#### Dataset ####

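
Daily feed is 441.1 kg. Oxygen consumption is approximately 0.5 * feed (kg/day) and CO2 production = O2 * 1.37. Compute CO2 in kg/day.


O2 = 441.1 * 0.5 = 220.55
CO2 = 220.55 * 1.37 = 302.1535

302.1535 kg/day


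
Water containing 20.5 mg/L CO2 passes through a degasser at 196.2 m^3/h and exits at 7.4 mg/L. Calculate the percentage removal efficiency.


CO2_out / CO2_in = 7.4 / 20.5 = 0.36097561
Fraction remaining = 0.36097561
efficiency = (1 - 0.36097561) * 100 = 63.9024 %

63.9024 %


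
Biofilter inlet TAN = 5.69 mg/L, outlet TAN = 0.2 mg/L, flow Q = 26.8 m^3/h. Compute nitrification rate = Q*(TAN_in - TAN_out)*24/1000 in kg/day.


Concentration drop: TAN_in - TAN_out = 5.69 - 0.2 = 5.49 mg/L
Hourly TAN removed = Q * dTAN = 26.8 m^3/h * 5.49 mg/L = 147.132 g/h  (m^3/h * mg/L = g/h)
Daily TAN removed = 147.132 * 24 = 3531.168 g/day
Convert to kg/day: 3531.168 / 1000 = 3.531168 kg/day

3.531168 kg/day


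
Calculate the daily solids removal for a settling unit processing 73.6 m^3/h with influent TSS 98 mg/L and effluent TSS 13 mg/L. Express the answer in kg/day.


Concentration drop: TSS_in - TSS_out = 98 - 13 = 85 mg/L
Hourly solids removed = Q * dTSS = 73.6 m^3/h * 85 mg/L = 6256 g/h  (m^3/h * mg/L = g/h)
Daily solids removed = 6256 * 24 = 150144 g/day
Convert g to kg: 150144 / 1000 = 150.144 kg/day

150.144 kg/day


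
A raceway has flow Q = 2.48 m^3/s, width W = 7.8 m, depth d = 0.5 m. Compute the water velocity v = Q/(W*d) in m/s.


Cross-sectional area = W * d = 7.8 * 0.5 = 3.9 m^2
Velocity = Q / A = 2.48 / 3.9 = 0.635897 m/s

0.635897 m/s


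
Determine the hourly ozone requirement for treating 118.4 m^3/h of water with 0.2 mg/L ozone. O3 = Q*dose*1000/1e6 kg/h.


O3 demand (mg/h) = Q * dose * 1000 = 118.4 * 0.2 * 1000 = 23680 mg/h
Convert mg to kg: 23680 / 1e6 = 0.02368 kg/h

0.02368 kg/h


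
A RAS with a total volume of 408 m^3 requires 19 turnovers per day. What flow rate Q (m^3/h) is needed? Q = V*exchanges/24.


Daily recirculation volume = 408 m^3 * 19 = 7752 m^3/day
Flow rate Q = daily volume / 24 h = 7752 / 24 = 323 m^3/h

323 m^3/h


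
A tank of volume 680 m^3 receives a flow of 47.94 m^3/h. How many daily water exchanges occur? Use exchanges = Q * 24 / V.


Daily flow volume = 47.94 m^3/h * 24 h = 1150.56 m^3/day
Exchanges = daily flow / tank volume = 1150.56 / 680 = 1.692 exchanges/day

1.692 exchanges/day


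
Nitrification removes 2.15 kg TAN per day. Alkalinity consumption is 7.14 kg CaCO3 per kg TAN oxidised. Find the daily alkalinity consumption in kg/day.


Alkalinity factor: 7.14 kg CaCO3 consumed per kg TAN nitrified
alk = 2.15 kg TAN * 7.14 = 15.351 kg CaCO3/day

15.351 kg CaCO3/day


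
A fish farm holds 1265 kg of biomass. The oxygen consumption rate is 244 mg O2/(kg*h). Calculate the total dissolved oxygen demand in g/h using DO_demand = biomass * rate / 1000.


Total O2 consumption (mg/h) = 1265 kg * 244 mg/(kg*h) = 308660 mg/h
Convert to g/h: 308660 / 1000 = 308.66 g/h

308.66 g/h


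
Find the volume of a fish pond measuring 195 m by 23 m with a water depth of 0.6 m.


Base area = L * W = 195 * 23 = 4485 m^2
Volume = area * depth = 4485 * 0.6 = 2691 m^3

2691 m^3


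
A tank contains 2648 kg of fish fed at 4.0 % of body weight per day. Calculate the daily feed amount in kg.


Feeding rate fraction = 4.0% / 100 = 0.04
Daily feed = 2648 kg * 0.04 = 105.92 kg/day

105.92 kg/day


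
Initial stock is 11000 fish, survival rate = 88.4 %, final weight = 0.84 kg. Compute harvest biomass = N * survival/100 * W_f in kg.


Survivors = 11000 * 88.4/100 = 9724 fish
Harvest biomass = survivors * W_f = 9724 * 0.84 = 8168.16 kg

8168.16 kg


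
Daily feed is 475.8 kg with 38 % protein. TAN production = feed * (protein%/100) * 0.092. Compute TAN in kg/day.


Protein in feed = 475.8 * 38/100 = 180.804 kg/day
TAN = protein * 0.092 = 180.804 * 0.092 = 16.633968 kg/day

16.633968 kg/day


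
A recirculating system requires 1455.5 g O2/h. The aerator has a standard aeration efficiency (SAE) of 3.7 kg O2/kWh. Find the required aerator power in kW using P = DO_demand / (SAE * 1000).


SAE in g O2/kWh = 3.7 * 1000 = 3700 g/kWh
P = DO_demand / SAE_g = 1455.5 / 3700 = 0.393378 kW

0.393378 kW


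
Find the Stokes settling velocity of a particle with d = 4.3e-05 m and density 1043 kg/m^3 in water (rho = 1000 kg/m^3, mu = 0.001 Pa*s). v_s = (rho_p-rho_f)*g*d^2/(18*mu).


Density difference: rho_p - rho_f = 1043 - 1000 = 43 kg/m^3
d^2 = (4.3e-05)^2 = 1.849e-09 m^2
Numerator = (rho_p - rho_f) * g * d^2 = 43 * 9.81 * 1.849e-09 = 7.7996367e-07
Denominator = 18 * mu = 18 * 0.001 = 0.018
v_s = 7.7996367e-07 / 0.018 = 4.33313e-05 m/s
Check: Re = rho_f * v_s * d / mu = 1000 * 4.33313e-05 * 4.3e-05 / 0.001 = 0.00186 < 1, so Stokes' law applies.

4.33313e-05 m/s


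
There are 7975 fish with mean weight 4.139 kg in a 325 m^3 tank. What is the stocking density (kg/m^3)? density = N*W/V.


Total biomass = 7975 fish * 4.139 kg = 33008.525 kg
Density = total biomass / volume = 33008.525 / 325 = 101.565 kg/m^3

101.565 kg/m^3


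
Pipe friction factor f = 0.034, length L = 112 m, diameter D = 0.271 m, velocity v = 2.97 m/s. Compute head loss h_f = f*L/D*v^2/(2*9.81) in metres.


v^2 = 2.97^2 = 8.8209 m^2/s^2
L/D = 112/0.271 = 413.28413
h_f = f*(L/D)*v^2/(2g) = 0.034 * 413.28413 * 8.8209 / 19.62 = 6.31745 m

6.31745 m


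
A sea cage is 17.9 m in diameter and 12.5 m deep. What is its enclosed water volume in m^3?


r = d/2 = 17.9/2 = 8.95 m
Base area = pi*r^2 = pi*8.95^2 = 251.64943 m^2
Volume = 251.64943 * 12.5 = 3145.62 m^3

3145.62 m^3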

####

• Your assignment
Go through the data above and transcribe every entry exactly.

• Task solution
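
Daily feed is 441.1 kg. Oxygen consumption is approximately 0.5 * feed (kg/day) and CO2 production = O2 * 1.37. Compute CO2 in kg/day.


O2 = 441.1 * 0.5 = 220.55
CO2 = 220.55 * 1.37 = 302.1535

302.1535 kg/day


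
Water containing 20.5 mg/L CO2 passes through a degasser at 196.2 m^3/h and exits at 7.4 mg/L. Calculate the percentage removal efficiency.


CO2_out / CO2_in = 7.4 / 20.5 = 0.36097561
Fraction remaining = 0.36097561
efficiency = (1 - 0.36097561) * 100 = 63.9024 %

63.9024 %


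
Biofilter inlet TAN = 5.69 mg/L, outlet TAN = 0.2 mg/L, flow Q = 26.8 m^3/h. Compute nitrification rate = Q*(TAN_in - TAN_out)*24/1000 in kg/day.


Concentration drop: TAN_in - TAN_out = 5.69 - 0.2 = 5.49 mg/L
Hourly TAN removed = Q * dTAN = 26.8 m^3/h * 5.49 mg/L = 147.132 g/h  (m^3/h * mg/L = g/h)
Daily TAN removed = 147.132 * 24 = 3531.168 g/day
Convert to kg/day: 3531.168 / 1000 = 3.531168 kg/day

3.531168 kg/day


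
Calculate the daily solids removal for a settling unit processing 73.6 m^3/h with influent TSS 98 mg/L and effluent TSS 13 mg/L. Express the answer in kg/day.


Concentration drop: TSS_in - TSS_out = 98 - 13 = 85 mg/L
Hourly solids removed = Q * dTSS = 73.6 m^3/h * 85 mg/L = 6256 g/h  (m^3/h * mg/L = g/h)
Daily solids removed = 6256 * 24 = 150144 g/day
Convert g to kg: 150144 / 1000 = 150.144 kg/day

150.144 kg/day


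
A raceway has flow Q = 2.48 m^3/s, width W = 7.8 m, depth d = 0.5 m. Compute the water velocity v = Q/(W*d) in m/s.


Cross-sectional area = W * d = 7.8 * 0.5 = 3.9 m^2
Velocity = Q / A = 2.48 / 3.9 = 0.635897 m/s

0.635897 m/s


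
Determine the hourly ozone requirement for treating 118.4 m^3/h of water with 0.2 mg/L ozone. O3 = Q*dose*1000/1e6 kg/h.


O3 demand (mg/h) = Q * dose * 1000 = 118.4 * 0.2 * 1000 = 23680 mg/h
Convert mg to kg: 23680 / 1e6 = 0.02368 kg/h

0.02368 kg/h


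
A RAS with a total volume of 408 m^3 requires 19 turnovers per day. What flow rate Q (m^3/h) is needed? Q = V*exchanges/24.


Daily recirculation volume = 408 m^3 * 19 = 7752 m^3/day
Flow rate Q = daily volume / 24 h = 7752 / 24 = 323 m^3/h

323 m^3/h


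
A tank of volume 680 m^3 receives a flow of 47.94 m^3/h. How many daily water exchanges occur? Use exchanges = Q * 24 / V.


Daily flow volume = 47.94 m^3/h * 24 h = 1150.56 m^3/day
Exchanges = daily flow / tank volume = 1150.56 / 680 = 1.692 exchanges/day

1.692 exchanges/day


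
Nitrification removes 2.15 kg TAN per day. Alkalinity consumption is 7.14 kg CaCO3 per kg TAN oxidised. Find the daily alkalinity consumption in kg/day.


Alkalinity factor: 7.14 kg CaCO3 consumed per kg TAN nitrified
alk = 2.15 kg TAN * 7.14 = 15.351 kg CaCO3/day

15.351 kg CaCO3/day


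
A fish farm holds 1265 kg of biomass. The oxygen consumption rate is 244 mg O2/(kg*h). Calculate the total dissolved oxygen demand in g/h using DO_demand = biomass * rate / 1000.


Total O2 consumption (mg/h) = 1265 kg * 244 mg/(kg*h) = 308660 mg/h
Convert to g/h: 308660 / 1000 = 308.66 g/h

308.66 g/h


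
Find the volume of a fish pond measuring 195 m by 23 m with a water depth of 0.6 m.


Base area = L * W = 195 * 23 = 4485 m^2
Volume = area * depth = 4485 * 0.6 = 2691 m^3

2691 m^3


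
A tank contains 2648 kg of fish fed at 4.0 % of body weight per day. Calculate the daily feed amount in kg.


Feeding rate fraction = 4.0% / 100 = 0.04
Daily feed = 2648 kg * 0.04 = 105.92 kg/day

105.92 kg/day


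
Initial stock is 11000 fish, survival rate = 88.4 %, final weight = 0.84 kg. Compute harvest biomass = N * survival/100 * W_f in kg.


Survivors = 11000 * 88.4/100 = 9724 fish
Harvest biomass = survivors * W_f = 9724 * 0.84 = 8168.16 kg

8168.16 kg


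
Daily feed is 475.8 kg with 38 % protein. TAN production = feed * (protein%/100) * 0.092. Compute TAN in kg/day.


Protein in feed = 475.8 * 38/100 = 180.804 kg/day
TAN = protein * 0.092 = 180.804 * 0.092 = 16.633968 kg/day

16.633968 kg/day


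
A recirculating system requires 1455.5 g O2/h. The aerator has a standard aeration efficiency (SAE) of 3.7 kg O2/kWh. Find the required aerator power in kW using P = DO_demand / (SAE * 1000).


SAE in g O2/kWh = 3.7 * 1000 = 3700 g/kWh
P = DO_demand / SAE_g = 1455.5 / 3700 = 0.393378 kW

0.393378 kW


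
Find the Stokes settling velocity of a particle with d = 4.3e-05 m and density 1043 kg/m^3 in water (rho = 1000 kg/m^3, mu = 0.001 Pa*s). v_s = (rho_p-rho_f)*g*d^2/(18*mu).


Density difference: rho_p - rho_f = 1043 - 1000 = 43 kg/m^3
d^2 = (4.3e-05)^2 = 1.849e-09 m^2
Numerator = (rho_p - rho_f) * g * d^2 = 43 * 9.81 * 1.849e-09 = 7.7996367e-07
Denominator = 18 * mu = 18 * 0.001 = 0.018
v_s = 7.7996367e-07 / 0.018 = 4.33313e-05 m/s
Check: Re = rho_f * v_s * d / mu = 1000 * 4.33313e-05 * 4.3e-05 / 0.001 = 0.00186 < 1, so Stokes' law applies.

4.33313e-05 m/s


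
There are 7975 fish with mean weight 4.139 kg in a 325 m^3 tank. What is the stocking density (kg/m^3)? density = N*W/V.


Total biomass = 7975 fish * 4.139 kg = 33008.525 kg
Density = total biomass / volume = 33008.525 / 325 = 101.565 kg/m^3

101.565 kg/m^3


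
Pipe friction factor f = 0.034, length L = 112 m, diameter D = 0.271 m, velocity v = 2.97 m/s. Compute head loss h_f = f*L/D*v^2/(2*9.81) in metres.


v^2 = 2.97^2 = 8.8209 m^2/s^2
L/D = 112/0.271 = 413.28413
h_f = f*(L/D)*v^2/(2g) = 0.034 * 413.28413 * 8.8209 / 19.62 = 6.31745 m

6.31745 m


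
A sea cage is 17.9 m in diameter and 12.5 m deep. What is its enclosed water volume in m^3?


r = d/2 = 17.9/2 = 8.95 m
Base area = pi*r^2 = pi*8.95^2 = 251.64943 m^2
Volume = 251.64943 * 12.5 = 3145.62 m^3

3145.62 m^3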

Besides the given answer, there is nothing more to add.